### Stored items
▽

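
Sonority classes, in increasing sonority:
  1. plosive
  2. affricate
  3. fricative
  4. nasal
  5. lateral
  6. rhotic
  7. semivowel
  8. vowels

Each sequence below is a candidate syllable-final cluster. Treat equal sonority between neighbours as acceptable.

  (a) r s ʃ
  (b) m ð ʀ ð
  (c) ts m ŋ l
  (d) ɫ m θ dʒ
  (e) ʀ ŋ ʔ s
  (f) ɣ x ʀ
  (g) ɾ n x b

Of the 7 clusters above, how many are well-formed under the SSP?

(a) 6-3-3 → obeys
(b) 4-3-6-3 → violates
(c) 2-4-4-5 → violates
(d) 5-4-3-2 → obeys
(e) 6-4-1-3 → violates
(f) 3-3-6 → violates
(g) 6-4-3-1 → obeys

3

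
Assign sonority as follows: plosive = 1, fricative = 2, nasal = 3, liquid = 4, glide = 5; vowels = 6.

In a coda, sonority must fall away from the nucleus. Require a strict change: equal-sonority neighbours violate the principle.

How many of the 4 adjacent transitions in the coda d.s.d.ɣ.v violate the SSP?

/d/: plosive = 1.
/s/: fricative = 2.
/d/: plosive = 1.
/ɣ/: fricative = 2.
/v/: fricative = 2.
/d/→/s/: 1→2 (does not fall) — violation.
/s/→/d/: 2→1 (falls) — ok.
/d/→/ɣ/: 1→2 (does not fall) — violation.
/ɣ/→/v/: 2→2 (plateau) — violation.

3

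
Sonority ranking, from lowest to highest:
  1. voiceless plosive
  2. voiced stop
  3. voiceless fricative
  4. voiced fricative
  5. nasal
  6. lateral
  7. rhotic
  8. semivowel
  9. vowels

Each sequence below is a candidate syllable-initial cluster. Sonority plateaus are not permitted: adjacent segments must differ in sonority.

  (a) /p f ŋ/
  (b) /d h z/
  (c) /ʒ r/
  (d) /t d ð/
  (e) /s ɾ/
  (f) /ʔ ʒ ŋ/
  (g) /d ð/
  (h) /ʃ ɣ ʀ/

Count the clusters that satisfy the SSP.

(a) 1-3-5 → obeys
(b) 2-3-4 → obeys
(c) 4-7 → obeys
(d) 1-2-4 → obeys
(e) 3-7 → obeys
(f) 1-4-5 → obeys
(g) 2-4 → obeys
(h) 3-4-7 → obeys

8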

△
▽

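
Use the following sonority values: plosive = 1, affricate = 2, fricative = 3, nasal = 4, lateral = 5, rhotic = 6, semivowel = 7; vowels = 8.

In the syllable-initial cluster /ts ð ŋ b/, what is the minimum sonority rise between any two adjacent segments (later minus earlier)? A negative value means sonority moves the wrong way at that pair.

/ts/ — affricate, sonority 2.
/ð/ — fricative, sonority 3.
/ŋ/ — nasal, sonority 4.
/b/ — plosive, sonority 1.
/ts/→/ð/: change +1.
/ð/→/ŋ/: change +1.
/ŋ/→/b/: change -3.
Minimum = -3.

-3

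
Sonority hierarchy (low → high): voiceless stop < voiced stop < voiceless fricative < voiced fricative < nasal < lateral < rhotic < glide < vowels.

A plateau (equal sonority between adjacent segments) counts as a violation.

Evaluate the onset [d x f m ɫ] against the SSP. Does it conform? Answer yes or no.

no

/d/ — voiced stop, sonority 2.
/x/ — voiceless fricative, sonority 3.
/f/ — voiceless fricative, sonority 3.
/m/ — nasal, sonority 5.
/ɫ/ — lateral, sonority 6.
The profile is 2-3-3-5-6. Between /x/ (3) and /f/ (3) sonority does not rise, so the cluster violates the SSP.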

△

### WHAT IS REQUIRED
Lines in the records above that carry the word "equal" are to be located and copied.

### TASK RESULT
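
Each sequence below is a candidate syllable-final cluster. Treat equal sonority between neighbours as acceptable.
In a coda, sonority must fall away from the nucleus. Require a strict change: equal-sonority neighbours violate the principle.
A plateau (equal sonority between adjacent segments) counts as a violation.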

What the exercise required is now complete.